** Opening EXTRACTED DATA block **

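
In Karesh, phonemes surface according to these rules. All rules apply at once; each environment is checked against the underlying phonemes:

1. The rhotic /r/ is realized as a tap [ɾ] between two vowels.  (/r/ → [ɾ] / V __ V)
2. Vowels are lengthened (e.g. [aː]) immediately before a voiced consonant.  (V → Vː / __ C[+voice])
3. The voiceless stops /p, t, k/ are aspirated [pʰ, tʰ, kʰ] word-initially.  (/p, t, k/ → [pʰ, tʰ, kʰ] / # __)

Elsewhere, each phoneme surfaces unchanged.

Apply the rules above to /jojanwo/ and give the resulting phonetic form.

/j/ stays [j].
Rule 2 applies to /o/ (between /j/ and /j/: before a voiced consonant) → [oː].
/j/ (between /o/ and /a/) is unaffected → [j].
Rule 2 applies to /a/ (between /j/ and /n/: before a voiced consonant) → [aː].
/n/ (between /a/ and /w/) is unaffected → [n].
/w/ (between /n/ and /o/): no rule targets it → [w].
/o/ — word-final; rule 2 does not apply here → [o].

[joːjaːnwo]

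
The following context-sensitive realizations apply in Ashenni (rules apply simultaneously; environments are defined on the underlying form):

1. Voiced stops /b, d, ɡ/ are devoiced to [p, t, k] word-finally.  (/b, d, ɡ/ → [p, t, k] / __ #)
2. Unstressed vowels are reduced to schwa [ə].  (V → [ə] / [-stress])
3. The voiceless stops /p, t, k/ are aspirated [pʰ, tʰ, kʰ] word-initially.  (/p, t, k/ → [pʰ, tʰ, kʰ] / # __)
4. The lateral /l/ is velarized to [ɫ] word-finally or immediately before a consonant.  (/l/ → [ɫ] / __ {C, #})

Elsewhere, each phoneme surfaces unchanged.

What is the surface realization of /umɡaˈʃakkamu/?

[əmɡəˈʃakkəmə]

/u/ meets the environment for rule 2 (in an unstressed syllable) → [ə].
/m/ (between /u/ and /ɡ/): no rule targets it → [m].
/ɡ/ (between /m/ and /a/): rule 1 targets it, but not word-finally → unchanged [ɡ].
Rule 2 applies to /a/ (between /ɡ/ and /ʃ/: in an unstressed syllable) → [ə].
/ʃ/ stays [ʃ].
/a/ (between /ʃ/ and /k/) is in the target of rule 2 but the environment (in an unstressed syllable) is not met → [a].
/k/ (between /a/ and /k/) fails the environment for rule 3, so it stays [k].
/k/ (between /k/ and /a/): rule 3 targets it, but not word-initially → unchanged [k].
/a/ — between /k/ and /m/, in an unstressed syllable — surfaces as [ə] (rule 2).
/m/ (between /a/ and /u/) is unaffected → [m].
/u/ (word-final) occurs in an unstressed syllable → [ə] by rule 2.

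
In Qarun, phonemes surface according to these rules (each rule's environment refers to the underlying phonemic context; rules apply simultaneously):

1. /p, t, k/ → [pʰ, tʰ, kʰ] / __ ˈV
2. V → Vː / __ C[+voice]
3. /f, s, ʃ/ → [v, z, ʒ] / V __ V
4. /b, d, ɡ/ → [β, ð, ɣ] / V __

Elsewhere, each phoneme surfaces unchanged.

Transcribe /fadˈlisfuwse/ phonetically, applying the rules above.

[faːðˈlisfuːwse]

/f/ — word-initial; rule 3 does not apply here → [f].
Rule 2 applies to /a/ (between /f/ and /d/: before a voiced consonant) → [aː].
/d/ meets the environment for rule 4 (immediately after a vowel) → [ð].
/i/ — between /l/ and /s/; rule 2 does not apply here → [i].
/s/ (between /i/ and /f/) is in the target of rule 3 but the environment (between two vowels) is not met → [s].
/f/ (between /s/ and /u/) is in the target of rule 3 but the environment (between two vowels) is not met → [f].
/u/ (between /f/ and /w/): before a voiced consonant, so rule 2 applies → [uː].
/s/ (between /w/ and /e/) is in the target of rule 3 but the environment (between two vowels) is not met → [s].
/e/ — word-final; rule 2 does not apply here → [e].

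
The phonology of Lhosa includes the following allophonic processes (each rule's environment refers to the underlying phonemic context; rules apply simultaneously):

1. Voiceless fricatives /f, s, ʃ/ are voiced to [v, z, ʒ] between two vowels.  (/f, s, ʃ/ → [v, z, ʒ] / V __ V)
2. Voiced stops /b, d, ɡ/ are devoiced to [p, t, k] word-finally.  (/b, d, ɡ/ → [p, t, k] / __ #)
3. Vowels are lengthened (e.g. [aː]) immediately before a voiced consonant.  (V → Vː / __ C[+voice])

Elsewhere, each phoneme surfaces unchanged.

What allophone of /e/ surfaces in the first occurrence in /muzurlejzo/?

[eː]

/e/ (between /l/ and /j/) occurs before a voiced consonant → [eː] by rule 3.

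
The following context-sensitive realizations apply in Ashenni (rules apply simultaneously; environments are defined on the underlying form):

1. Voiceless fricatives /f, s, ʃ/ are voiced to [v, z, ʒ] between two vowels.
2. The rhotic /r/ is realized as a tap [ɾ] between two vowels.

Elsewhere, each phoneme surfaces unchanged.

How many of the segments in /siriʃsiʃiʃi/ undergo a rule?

3

Segments that undergo a rule: /r/ → [ɾ] (rule 2); /ʃ/ → [ʒ] (rule 1); /ʃ/ → [ʒ] (rule 1).
All other segments surface unchanged.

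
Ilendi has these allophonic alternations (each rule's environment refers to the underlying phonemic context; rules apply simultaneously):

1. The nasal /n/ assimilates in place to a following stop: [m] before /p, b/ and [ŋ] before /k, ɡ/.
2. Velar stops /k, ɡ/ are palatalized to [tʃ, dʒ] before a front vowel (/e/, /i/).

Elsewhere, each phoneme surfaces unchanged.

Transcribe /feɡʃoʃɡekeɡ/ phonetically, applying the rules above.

/f/ stays [f].
/e/ — not in any rule's target class → [e].
/ɡ/ (between /e/ and /ʃ/) fails the environment for rule 2, so it stays [ɡ].
/ʃ/ stays [ʃ].
/o/ (between /ʃ/ and /ʃ/): no rule targets it → [o].
/ʃ/ (between /o/ and /ɡ/): no rule targets it → [ʃ].
/ɡ/ (between /ʃ/ and /e/) occurs before a front vowel → [dʒ] by rule 2.
/e/ (between /ɡ/ and /k/) is unaffected → [e].
/k/ — between /e/ and /e/, before a front vowel — surfaces as [tʃ] (rule 2).
/e/ stays [e].
/ɡ/ — word-final; rule 2 does not apply here → [ɡ].

[feɡʃoʃdʒetʃeɡ]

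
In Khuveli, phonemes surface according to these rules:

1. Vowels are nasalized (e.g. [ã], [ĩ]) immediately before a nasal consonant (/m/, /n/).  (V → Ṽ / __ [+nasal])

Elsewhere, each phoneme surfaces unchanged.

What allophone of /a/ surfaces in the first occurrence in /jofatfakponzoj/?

/a/ (between /f/ and /t/) fails the environment for rule 1, so it stays [a].

[a]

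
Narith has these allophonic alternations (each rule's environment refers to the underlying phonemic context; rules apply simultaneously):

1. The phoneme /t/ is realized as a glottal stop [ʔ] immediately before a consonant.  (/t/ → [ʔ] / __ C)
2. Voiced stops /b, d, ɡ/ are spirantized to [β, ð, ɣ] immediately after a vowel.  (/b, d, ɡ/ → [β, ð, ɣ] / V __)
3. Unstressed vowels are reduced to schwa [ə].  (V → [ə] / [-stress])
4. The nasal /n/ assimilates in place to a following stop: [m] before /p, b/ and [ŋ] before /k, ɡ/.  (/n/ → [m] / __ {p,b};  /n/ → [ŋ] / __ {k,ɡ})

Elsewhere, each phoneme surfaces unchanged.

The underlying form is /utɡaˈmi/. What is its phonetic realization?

/u/ (word-initial): in an unstressed syllable, so rule 3 applies → [ə].
/t/ (between /u/ and /ɡ/): immediately before a consonant, so rule 1 applies → [ʔ].
/ɡ/ (between /t/ and /a/) is in the target of rule 2 but the environment (immediately after a vowel) is not met → [ɡ].
/a/ (between /ɡ/ and /m/): in an unstressed syllable, so rule 3 applies → [ə].
/m/ (between /a/ and /i/): no rule targets it → [m].
/i/ — word-final; rule 3 does not apply here → [i].

[əʔɡəˈmi]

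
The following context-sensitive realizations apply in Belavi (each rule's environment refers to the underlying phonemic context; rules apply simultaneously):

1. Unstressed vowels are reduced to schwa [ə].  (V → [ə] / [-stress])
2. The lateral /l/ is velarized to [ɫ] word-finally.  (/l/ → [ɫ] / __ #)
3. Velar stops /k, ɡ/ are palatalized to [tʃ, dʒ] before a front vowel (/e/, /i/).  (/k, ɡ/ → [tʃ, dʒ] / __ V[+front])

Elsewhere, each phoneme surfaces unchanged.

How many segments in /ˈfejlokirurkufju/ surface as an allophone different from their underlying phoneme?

Segments that undergo a rule: /o/ → [ə] (rule 1); /k/ → [tʃ] (rule 3); /i/ → [ə] (rule 1); /u/ → [ə] (rule 1); /u/ → [ə] (rule 1); /u/ → [ə] (rule 1).
All other segments surface unchanged.

6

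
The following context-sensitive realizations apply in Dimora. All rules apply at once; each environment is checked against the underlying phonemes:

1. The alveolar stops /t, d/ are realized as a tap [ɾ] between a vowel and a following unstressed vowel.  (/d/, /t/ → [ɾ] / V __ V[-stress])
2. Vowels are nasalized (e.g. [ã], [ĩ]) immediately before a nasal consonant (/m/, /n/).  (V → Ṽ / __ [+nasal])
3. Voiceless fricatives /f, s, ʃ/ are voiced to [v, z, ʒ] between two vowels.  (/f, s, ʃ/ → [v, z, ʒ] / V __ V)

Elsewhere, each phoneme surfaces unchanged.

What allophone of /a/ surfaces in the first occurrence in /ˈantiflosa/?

/a/ (word-initial) occurs before a nasal consonant → [ã] by rule 2.

[ã]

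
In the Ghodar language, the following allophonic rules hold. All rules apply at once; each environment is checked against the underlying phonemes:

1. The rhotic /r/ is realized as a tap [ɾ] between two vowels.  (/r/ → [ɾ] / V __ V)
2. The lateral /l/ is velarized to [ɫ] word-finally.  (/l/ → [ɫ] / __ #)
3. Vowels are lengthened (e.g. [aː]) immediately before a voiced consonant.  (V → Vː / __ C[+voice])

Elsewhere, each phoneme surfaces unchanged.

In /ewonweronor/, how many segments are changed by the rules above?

Segments that undergo a rule: /e/ → [eː] (rule 3); /o/ → [oː] (rule 3); /e/ → [eː] (rule 3); /r/ → [ɾ] (rule 1); /o/ → [oː] (rule 3); /o/ → [oː] (rule 3).
All other segments surface unchanged.

6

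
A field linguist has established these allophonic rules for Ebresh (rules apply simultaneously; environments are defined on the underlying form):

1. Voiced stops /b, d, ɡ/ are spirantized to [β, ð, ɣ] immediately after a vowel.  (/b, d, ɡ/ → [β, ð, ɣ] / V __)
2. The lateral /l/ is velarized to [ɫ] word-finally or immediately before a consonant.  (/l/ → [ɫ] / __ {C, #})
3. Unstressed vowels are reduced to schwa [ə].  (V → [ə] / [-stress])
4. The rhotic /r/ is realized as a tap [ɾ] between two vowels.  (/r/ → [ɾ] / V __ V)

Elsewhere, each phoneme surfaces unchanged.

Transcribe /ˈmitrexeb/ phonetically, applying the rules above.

[ˈmitrəxəβ]

/m/ — not in any rule's target class → [m].
/i/ — between /m/ and /t/; rule 3 does not apply here → [i].
/t/ (between /i/ and /r/): no rule targets it → [t].
/r/ — between /t/ and /e/; rule 4 does not apply here → [r].
/e/ (between /r/ and /x/): in an unstressed syllable, so rule 3 applies → [ə].
/x/ (between /e/ and /e/): no rule targets it → [x].
/e/ (between /x/ and /b/) occurs in an unstressed syllable → [ə] by rule 3.
/b/ — word-final, immediately after a vowel — surfaces as [β] (rule 1).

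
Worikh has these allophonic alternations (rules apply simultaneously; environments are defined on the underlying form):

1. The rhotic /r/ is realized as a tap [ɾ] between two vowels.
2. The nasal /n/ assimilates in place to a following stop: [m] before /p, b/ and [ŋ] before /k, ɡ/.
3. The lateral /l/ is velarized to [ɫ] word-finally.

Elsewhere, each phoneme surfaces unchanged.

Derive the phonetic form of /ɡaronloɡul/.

[ɡaɾonloɡuɫ]

/ɡ/ (word-initial): no rule targets it → [ɡ].
/a/ (between /ɡ/ and /r/) is unaffected → [a].
Rule 1 applies to /r/ (between /a/ and /o/: between two vowels) → [ɾ].
/o/ stays [o].
/n/ (between /o/ and /l/) fails the environment for rule 2, so it stays [n].
/l/ (between /n/ and /o/) is in the target of rule 3 but the environment (word-finally) is not met → [l].
/o/ stays [o].
/ɡ/ — not in any rule's target class → [ɡ].
/u/ (between /ɡ/ and /l/) is unaffected → [u].
/l/ — word-final, word-finally — surfaces as [ɫ] (rule 3).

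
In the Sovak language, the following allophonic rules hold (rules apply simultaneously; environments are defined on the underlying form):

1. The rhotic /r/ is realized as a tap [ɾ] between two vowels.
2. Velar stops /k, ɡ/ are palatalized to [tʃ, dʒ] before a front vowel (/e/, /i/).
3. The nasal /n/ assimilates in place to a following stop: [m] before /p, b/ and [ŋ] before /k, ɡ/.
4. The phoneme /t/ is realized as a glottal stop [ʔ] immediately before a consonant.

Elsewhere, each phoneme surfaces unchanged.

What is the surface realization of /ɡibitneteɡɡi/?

[dʒibiʔneteɡdʒi]

/ɡ/ meets the environment for rule 2 (before a front vowel) → [dʒ].
/t/ (between /i/ and /n/) occurs immediately before a consonant → [ʔ] by rule 4.
/n/ (between /t/ and /e/) fails the environment for rule 3, so it stays [n].
/t/ (between /e/ and /e/): rule 4 targets it, but not immediately before a consonant → unchanged [t].
/ɡ/ (between /e/ and /ɡ/) fails the environment for rule 2, so it stays [ɡ].
/ɡ/ meets the environment for rule 2 (before a front vowel) → [dʒ].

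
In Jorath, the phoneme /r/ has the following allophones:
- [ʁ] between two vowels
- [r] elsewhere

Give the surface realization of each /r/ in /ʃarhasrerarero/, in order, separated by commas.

[r], [r], [ʁ], [ʁ], [ʁ]

Occurrence 1 (position 3): no conditioning environment matches → elsewhere allophone [r].
Occurrence 2 (position 7): no conditioning environment matches → elsewhere allophone [r].
Occurrence 3 (position 9): between two vowels → [ʁ].
Occurrence 4 (position 11): between two vowels → [ʁ].
Occurrence 5 (position 13): between two vowels → [ʁ].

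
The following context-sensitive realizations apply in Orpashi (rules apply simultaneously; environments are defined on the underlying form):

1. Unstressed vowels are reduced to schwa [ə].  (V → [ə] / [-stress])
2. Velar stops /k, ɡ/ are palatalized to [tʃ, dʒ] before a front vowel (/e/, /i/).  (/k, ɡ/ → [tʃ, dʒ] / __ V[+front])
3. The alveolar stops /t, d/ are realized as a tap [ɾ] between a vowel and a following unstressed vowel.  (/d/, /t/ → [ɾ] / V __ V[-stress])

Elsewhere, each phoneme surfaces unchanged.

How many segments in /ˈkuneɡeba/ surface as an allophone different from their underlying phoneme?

Segments that undergo a rule: /e/ → [ə] (rule 1); /ɡ/ → [dʒ] (rule 2); /e/ → [ə] (rule 1); /a/ → [ə] (rule 1).
All other segments surface unchanged.

4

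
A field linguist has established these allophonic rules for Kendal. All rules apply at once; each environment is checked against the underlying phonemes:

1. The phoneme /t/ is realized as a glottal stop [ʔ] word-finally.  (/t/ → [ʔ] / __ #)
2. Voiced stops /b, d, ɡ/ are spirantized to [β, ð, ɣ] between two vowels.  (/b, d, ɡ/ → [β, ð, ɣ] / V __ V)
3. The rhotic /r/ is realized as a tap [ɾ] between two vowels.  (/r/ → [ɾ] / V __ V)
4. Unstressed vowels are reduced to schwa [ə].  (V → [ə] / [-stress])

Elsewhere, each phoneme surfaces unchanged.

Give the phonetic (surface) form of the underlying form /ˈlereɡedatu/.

/e/ — between /l/ and /r/; rule 4 does not apply here → [e].
/r/ meets the environment for rule 3 (between two vowels) → [ɾ].
/e/ — between /r/ and /ɡ/, in an unstressed syllable — surfaces as [ə] (rule 4).
/ɡ/ meets the environment for rule 2 (between two vowels) → [ɣ].
/e/ (between /ɡ/ and /d/) occurs in an unstressed syllable → [ə] by rule 4.
/d/ (between /e/ and /a/): between two vowels, so rule 2 applies → [ð].
/a/ — between /d/ and /t/, in an unstressed syllable — surfaces as [ə] (rule 4).
/t/ (between /a/ and /u/) is in the target of rule 1 but the environment (word-finally) is not met → [t].
/u/ meets the environment for rule 4 (in an unstressed syllable) → [ə].

[ˈleɾəɣəðətə]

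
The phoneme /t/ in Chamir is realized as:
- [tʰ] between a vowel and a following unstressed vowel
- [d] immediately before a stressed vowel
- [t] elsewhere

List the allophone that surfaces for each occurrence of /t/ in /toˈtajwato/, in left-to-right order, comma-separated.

[t], [d], [tʰ]

Occurrence 1 (position 1): no conditioning environment matches → elsewhere allophone [t].
Occurrence 2 (position 3): immediately before a stressed vowel → [d].
Occurrence 3 (position 8): between a vowel and a following unstressed vowel → [tʰ].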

** Closing EXTRACTED DATA block **

:: WHAT YOU SHOULD DO ::
Look back at the data above. Transcribe exactly the lines starting at the line that contains "3. Voiceless fricatives" and ending at the line that contains "In the Ghodar".

:: RESPONSE BOX ::
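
3. Voiceless fricatives /f, s, ʃ/ are voiced to [v, z, ʒ] between two vowels.  (/f, s, ʃ/ → [v, z, ʒ] / V __ V)

Elsewhere, each phoneme surfaces unchanged.

What allophone of /a/ surfaces in the first occurrence in /ˈantiflosa/?

/a/ (word-initial) occurs before a nasal consonant → [ã] by rule 2.

[ã]

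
In the Ghodar language, the following allophonic rules hold. All rules apply at once; each environment is checked against the underlying phonemes: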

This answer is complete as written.